- _TASK_
Find the line containing "Solve the second-order linear equation d²w/dx²" in the entries below. Reproduce that line and each one after it to the end, exactly, with no other lines.

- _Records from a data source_
■ ■ ■ ■
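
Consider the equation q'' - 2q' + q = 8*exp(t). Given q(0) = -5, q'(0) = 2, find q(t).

Characteristic equation r² - 2r + 1 = 0 has discriminant (-2)² - 4·(1) = 0, so r = 1 is a repeated root.
Hence q_h = (C1 + C2*t)*exp(t).
Since exp(t) solves the homogeneous equation (r = 1 is a root of multiplicity 2), multiply the trial by t^2. Try q_p = A*t^2*exp(t). Substituting into the equation and dividing by exp(t) gives A = 4, so q_p = 4*t^2*exp(t).
General solution: q = C1*exp(t) + 4*t^2*exp(t) + C2*t*exp(t).
Apply the initial conditions: q(0) = C1 = -5 and q'(0) = C1 + C2 = 2. Solving gives C1 = -5, C2 = 7.

q = -5*exp(t) + 4*t**2*exp(t) + 7*t*exp(t)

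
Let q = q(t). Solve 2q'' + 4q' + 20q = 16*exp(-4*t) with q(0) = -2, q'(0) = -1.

Divide through by 2: q'' + 2q' + 10q = 8*exp(-4*t).
Characteristic equation r² + 2r + 10 = 0 has discriminant (2)² - 4·(10) = -36 < 0, so r = -1 ± 3i.
Hence q_h = C1*cos(3*t)*exp(-t) + C2*exp(-t)*sin(3*t).
Try q_p = A*exp(-4*t). Substituting into the equation and dividing by exp(-4*t) gives A = 4/9, so q_p = 4*exp(-4*t)/9.
General solution: q = 4*exp(-4*t)/9 + C1*cos(3*t)*exp(-t) + C2*exp(-t)*sin(3*t).
Apply the initial conditions: q(0) = 4/9 + C1 = -2 and q'(0) = -16/9 - C1 + 3*C2 = -1. Solving gives C1 = -22/9, C2 = -5/9.

q = 4*exp(-4*t)/9 - 22*cos(3*t)*exp(-t)/9 - 5*exp(-t)*sin(3*t)/9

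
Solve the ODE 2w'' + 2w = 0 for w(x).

Divide through by 2: w'' + w = 0.
Characteristic equation r² + 1 = 0 has discriminant (0)² - 4·(1) = -4 < 0, so r = ± i.
Hence w_h = C1*cos(x) + C2*sin(x).

w = C1*cos(x) + C2*sin(x)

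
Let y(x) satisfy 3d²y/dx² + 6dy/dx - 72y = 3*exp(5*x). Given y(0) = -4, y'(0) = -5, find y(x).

Divide through by 3: y'' + 2y' - 24y = exp(5*x).
Characteristic equation r² + 2r - 24 = 0 factors as (r - 4)(r + 6) = 0, so r = 4, -6.
Hence y_h = C1*exp(4*x) + C2*exp(-6*x).
Try y_p = A*exp(5*x). Substituting into the equation and dividing by exp(5*x) gives A = 1/11, so y_p = exp(5*x)/11.
General solution: y = exp(5*x)/11 + C1*exp(4*x) + C2*exp(-6*x).
Apply the initial conditions: y(0) = 1/11 + C1 + C2 = -4 and y'(0) = 5/11 - 6*C2 + 4*C1 = -5. Solving gives C1 = -3, C2 = -12/11.

y = -3*exp(4*x) - 12*exp(-6*x)/11 + exp(5*x)/11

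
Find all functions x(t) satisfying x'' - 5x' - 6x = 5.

x = -5/6 + C1*exp(-t) + C2*exp(6*t)

Characteristic equation r² - 5r - 6 = 0 factors as (r + 1)(r - 6) = 0, so r = -1, 6.
Hence x_h = C1*exp(-t) + C2*exp(6*t).
For the particular solution try x_p = A0. Substituting and matching coefficients of each power of t gives A0 = -5/6, so x_p = -5/6.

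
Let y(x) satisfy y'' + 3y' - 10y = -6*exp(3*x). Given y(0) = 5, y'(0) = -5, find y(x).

Characteristic equation r² + 3r - 10 = 0 factors as (r - 2)(r + 5) = 0, so r = 2, -5.
Hence y_h = C1*exp(2*x) + C2*exp(-5*x).
Try y_p = A*exp(3*x). Substituting into the equation and dividing by exp(3*x) gives A = -3/4, so y_p = -3*exp(3*x)/4.
General solution: y = -3*exp(3*x)/4 + C1*exp(2*x) + C2*exp(-5*x).
Apply the initial conditions: y(0) = -3/4 + C1 + C2 = 5 and y'(0) = -9/4 - 5*C2 + 2*C1 = -5. Solving gives C1 = 26/7, C2 = 57/28.

y = -3*exp(3*x)/4 + 26*exp(2*x)/7 + 57*exp(-5*x)/28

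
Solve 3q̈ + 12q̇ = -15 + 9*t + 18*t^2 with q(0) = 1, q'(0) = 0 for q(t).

Divide through by 3: q'' + 4q' = -5 + 3*t + 6*t^2.
Characteristic equation r² + 4r = 0 factors as (r + 4)r = 0, so r = -4, 0.
Hence q_h = C1*exp(-4*t) + C2.
Since 0 is a characteristic root (multiplicity 1), multiply the polynomial trial by t: try q_p = t*(A0 + A1*t + A2*t^2). Substituting and matching coefficients of each power of t gives A0 = -5/4, A1 = 0, A2 = 1/2, so q_p = t^3/2 - 5*t/4.
General solution: q = C2 + t^3/2 - 5*t/4 + C1*exp(-4*t).
Apply the initial conditions: q(0) = C1 + C2 = 1 and q'(0) = -5/4 - 4*C1 = 0. Solving gives C1 = -5/16, C2 = 21/16.

q = 21/16 + t**3/2 - 5*t/4 - 5*exp(-4*t)/16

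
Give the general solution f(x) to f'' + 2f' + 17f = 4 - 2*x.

Characteristic equation r² + 2r + 17 = 0 has discriminant (2)² - 4·(17) = -64 < 0, so r = -1 ± 4i.
Hence f_h = C1*cos(4*x)*exp(-x) + C2*exp(-x)*sin(4*x).
For the particular solution try f_p = A0 + A1*x. Substituting and matching coefficients of each power of x gives A0 = 72/289, A1 = -2/17, so f_p = 72/289 - 2*x/17.

f = 72/289 - 2*x/17 + C1*cos(4*x)*exp(-x) + C2*exp(-x)*sin(4*x)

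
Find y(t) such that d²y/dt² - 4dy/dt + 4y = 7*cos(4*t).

y = -21*cos(4*t)/100 - 7*sin(4*t)/25 + C1*exp(2*t) + C2*t*exp(2*t)

Characteristic equation r² - 4r + 4 = 0 has discriminant (-4)² - 4·(4) = 0, so r = 2 is a repeated root.
Hence y_h = (C1 + C2*t)*exp(2*t).
Try y_p = A*cos(4*t) + B*sin(4*t). Substituting and equating the coefficients of cos(4t) and sin(4t) gives A = -21/100, B = -7/25, so y_p = -21*cos(4*t)/100 - 7*sin(4*t)/25.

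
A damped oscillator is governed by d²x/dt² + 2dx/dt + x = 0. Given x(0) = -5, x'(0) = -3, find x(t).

x = -5*exp(-t) - 8*t*exp(-t)

Characteristic equation r² + 2r + 1 = 0 has discriminant (2)² - 4·(1) = 0, so r = -1 is a repeated root.
Hence x_h = (C1 + C2*t)*exp(-t).
Apply the initial conditions: x(0) = C1 = -5 and x'(0) = C2 - C1 = -3. Solving gives C1 = -5, C2 = -8.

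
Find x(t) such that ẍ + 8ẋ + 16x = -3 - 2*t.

x = -1/8 - t/8 + C1*exp(-4*t) + C2*t*exp(-4*t)

Characteristic equation r² + 8r + 16 = 0 has discriminant (8)² - 4·(16) = 0, so r = -4 is a repeated root.
Hence x_h = (C1 + C2*t)*exp(-4*t).
For the particular solution try x_p = A0 + A1*t. Substituting and matching coefficients of each power of t gives A0 = -1/8, A1 = -1/8, so x_p = -1/8 - t/8.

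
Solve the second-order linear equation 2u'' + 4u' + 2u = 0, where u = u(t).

u = C1*exp(-t) + C2*t*exp(-t)

Divide through by 2: u'' + 2u' + u = 0.
Characteristic equation r² + 2r + 1 = 0 has discriminant (2)² - 4·(1) = 0, so r = -1 is a repeated root.
Hence u_h = (C1 + C2*t)*exp(-t).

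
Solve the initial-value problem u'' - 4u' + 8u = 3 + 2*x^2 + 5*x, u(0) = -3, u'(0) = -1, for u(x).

u = 3/4 + x**2/4 + 7*x/8 - 15*cos(2*x)*exp(2*x)/4 + 45*exp(2*x)*sin(2*x)/16

Characteristic equation r² - 4r + 8 = 0 has discriminant (-4)² - 4·(8) = -16 < 0, so r = 2 ± 2i.
Hence u_h = C1*cos(2*x)*exp(2*x) + C2*exp(2*x)*sin(2*x).
For the particular solution try u_p = A0 + A1*x + A2*x^2. Substituting and matching coefficients of each power of x gives A0 = 3/4, A1 = 7/8, A2 = 1/4, so u_p = 3/4 + x^2/4 + 7*x/8.
General solution: u = 3/4 + x^2/4 + 7*x/8 + C1*cos(2*x)*exp(2*x) + C2*exp(2*x)*sin(2*x).
Apply the initial conditions: u(0) = 3/4 + C1 = -3 and u'(0) = 7/8 + 2*C1 + 2*C2 = -1. Solving gives C1 = -15/4, C2 = 45/16.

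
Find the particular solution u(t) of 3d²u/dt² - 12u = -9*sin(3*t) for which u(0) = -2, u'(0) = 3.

Divide through by 3: u'' - 4u = -3*sin(3*t).
Characteristic equation r² - 4 = 0 factors as (r + 2)(r - 2) = 0, so r = -2, 2.
Hence u_h = C1*exp(-2*t) + C2*exp(2*t).
Try u_p = A*cos(3*t) + B*sin(3*t). Substituting and equating the coefficients of cos(3t) and sin(3t) gives A = 0, B = 3/13, so u_p = 3*sin(3*t)/13.
General solution: u = 3*sin(3*t)/13 + C1*exp(-2*t) + C2*exp(2*t).
Apply the initial conditions: u(0) = C1 + C2 = -2 and u'(0) = 9/13 - 2*C1 + 2*C2 = 3. Solving gives C1 = -41/26, C2 = -11/26.

u = -41*exp(-2*t)/26 - 11*exp(2*t)/26 + 3*sin(3*t)/13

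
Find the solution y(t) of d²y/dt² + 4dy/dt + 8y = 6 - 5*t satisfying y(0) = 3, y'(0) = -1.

Characteristic equation r² + 4r + 8 = 0 has discriminant (4)² - 4·(8) = -16 < 0, so r = -2 ± 2i.
Hence y_h = C1*cos(2*t)*exp(-2*t) + C2*exp(-2*t)*sin(2*t).
For the particular solution try y_p = A0 + A1*t. Substituting and matching coefficients of each power of t gives A0 = 17/16, A1 = -5/8, so y_p = 17/16 - 5*t/8.
General solution: y = 17/16 - 5*t/8 + C1*cos(2*t)*exp(-2*t) + C2*exp(-2*t)*sin(2*t).
Apply the initial conditions: y(0) = 17/16 + C1 = 3 and y'(0) = -5/8 - 2*C1 + 2*C2 = -1. Solving gives C1 = 31/16, C2 = 7/4.

y = 17/16 - 5*t/8 + 7*exp(-2*t)*sin(2*t)/4 + 31*cos(2*t)*exp(-2*t)/16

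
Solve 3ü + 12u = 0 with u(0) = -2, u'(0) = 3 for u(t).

Divide through by 3: u'' + 4u = 0.
Characteristic equation r² + 4 = 0 has discriminant (0)² - 4·(4) = -16 < 0, so r = ± 2i.
Hence u_h = C1*cos(2*t) + C2*sin(2*t).
Apply the initial conditions: u(0) = C1 = -2 and u'(0) = 2*C2 = 3. Solving gives C1 = -2, C2 = 3/2.

u = -2*cos(2*t) + 3*sin(2*t)/2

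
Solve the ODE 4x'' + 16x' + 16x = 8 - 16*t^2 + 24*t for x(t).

x = -5/2 - t**2 + 7*t/2 + C1*exp(-2*t) + C2*t*exp(-2*t)

Divide through by 4: x'' + 4x' + 4x = 2 - 4*t^2 + 6*t.
Characteristic equation r² + 4r + 4 = 0 has discriminant (4)² - 4·(4) = 0, so r = -2 is a repeated root.
Hence x_h = (C1 + C2*t)*exp(-2*t).
For the particular solution try x_p = A0 + A1*t + A2*t^2. Substituting and matching coefficients of each power of t gives A0 = -5/2, A1 = 7/2, A2 = -1, so x_p = -5/2 - t^2 + 7*t/2.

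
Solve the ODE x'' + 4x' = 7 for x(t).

x = C2 + 7*t/4 + C1*exp(-4*t)

Characteristic equation r² + 4r = 0 factors as (r + 4)r = 0, so r = -4, 0.
Hence x_h = C1*exp(-4*t) + C2.
Since 1 solves the homogeneous equation (r = 0 is a root of multiplicity 1), multiply the trial by t. Try x_p = A*t. Substituting into the equation and dividing by 1 gives A = 7/4, so x_p = 7*t/4.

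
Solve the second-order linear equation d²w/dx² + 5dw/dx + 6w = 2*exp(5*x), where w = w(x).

Characteristic equation r² + 5r + 6 = 0 factors as (r + 2)(r + 3) = 0, so r = -2, -3.
Hence w_h = C1*exp(-2*x) + C2*exp(-3*x).
Try w_p = A*exp(5*x). Substituting into the equation and dividing by exp(5*x) gives A = 1/28, so w_p = exp(5*x)/28.

w = exp(5*x)/28 + C1*exp(-2*x) + C2*exp(-3*x)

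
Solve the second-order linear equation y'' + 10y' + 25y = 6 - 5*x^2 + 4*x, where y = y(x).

y = 16/125 - x**2/5 + 8*x/25 + C1*exp(-5*x) + C2*x*exp(-5*x)

Characteristic equation r² + 10r + 25 = 0 has discriminant (10)² - 4·(25) = 0, so r = -5 is a repeated root.
Hence y_h = (C1 + C2*x)*exp(-5*x).
For the particular solution try y_p = A0 + A1*x + A2*x^2. Substituting and matching coefficients of each power of x gives A0 = 16/125, A1 = 8/25, A2 = -1/5, so y_p = 16/125 - x^2/5 + 8*x/25.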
■ ■ ■ ■
- _WORKED SOLUTION_
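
Solve the second-order linear equation d²w/dx² + 5dw/dx + 6w = 2*exp(5*x), where w = w(x).

Characteristic equation r² + 5r + 6 = 0 factors as (r + 2)(r + 3) = 0, so r = -2, -3.
Hence w_h = C1*exp(-2*x) + C2*exp(-3*x).
Try w_p = A*exp(5*x). Substituting into the equation and dividing by exp(5*x) gives A = 1/28, so w_p = exp(5*x)/28.

w = exp(5*x)/28 + C1*exp(-2*x) + C2*exp(-3*x)

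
Solve the second-order linear equation y'' + 10y' + 25y = 6 - 5*x^2 + 4*x, where y = y(x).

y = 16/125 - x**2/5 + 8*x/25 + C1*exp(-5*x) + C2*x*exp(-5*x)

Characteristic equation r² + 10r + 25 = 0 has discriminant (10)² - 4·(25) = 0, so r = -5 is a repeated root.
Hence y_h = (C1 + C2*x)*exp(-5*x).
For the particular solution try y_p = A0 + A1*x + A2*x^2. Substituting and matching coefficients of each power of x gives A0 = 16/125, A1 = 8/25, A2 = -1/5, so y_p = 16/125 - x^2/5 + 8*x/25.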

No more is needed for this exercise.